→ **DESCRIPTION OF THE TASK**
Pick out every line in the data below that holds "produced".

→ **SUPPLIED DATA**
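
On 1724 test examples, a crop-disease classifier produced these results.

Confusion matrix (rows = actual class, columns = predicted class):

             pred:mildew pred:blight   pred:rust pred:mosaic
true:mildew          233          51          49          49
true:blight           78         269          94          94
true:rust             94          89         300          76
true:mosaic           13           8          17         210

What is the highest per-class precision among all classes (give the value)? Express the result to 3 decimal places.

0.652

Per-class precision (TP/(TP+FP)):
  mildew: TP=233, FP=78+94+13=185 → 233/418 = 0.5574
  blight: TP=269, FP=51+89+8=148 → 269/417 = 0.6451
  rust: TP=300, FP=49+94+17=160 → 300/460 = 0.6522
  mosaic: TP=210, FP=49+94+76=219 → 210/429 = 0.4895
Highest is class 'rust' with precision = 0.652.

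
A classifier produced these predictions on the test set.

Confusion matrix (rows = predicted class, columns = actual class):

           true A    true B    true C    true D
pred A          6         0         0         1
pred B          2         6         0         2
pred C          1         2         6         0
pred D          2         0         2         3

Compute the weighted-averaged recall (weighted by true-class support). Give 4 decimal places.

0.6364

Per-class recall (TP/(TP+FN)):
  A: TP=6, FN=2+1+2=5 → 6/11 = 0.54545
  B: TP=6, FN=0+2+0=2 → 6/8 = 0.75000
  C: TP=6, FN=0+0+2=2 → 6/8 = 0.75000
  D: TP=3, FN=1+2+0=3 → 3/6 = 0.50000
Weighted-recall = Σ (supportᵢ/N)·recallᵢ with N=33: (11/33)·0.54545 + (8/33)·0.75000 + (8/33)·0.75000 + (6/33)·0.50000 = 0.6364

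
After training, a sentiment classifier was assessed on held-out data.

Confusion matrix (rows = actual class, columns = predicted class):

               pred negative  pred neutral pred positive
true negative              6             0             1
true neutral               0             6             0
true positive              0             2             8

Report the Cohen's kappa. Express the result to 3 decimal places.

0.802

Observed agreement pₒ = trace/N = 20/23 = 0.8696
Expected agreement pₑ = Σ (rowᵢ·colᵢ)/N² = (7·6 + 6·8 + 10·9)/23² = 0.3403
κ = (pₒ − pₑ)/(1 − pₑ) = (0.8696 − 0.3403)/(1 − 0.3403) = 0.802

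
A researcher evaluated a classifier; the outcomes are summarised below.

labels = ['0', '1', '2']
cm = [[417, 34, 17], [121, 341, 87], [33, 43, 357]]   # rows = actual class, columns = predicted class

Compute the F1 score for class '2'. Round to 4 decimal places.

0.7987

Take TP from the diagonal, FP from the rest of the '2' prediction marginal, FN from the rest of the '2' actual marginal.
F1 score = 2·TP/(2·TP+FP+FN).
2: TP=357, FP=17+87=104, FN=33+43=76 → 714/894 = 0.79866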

→ **OUTPUT BELOW**
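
On 1724 test examples, a crop-disease classifier produced these results.
A classifier produced these predictions on the test set.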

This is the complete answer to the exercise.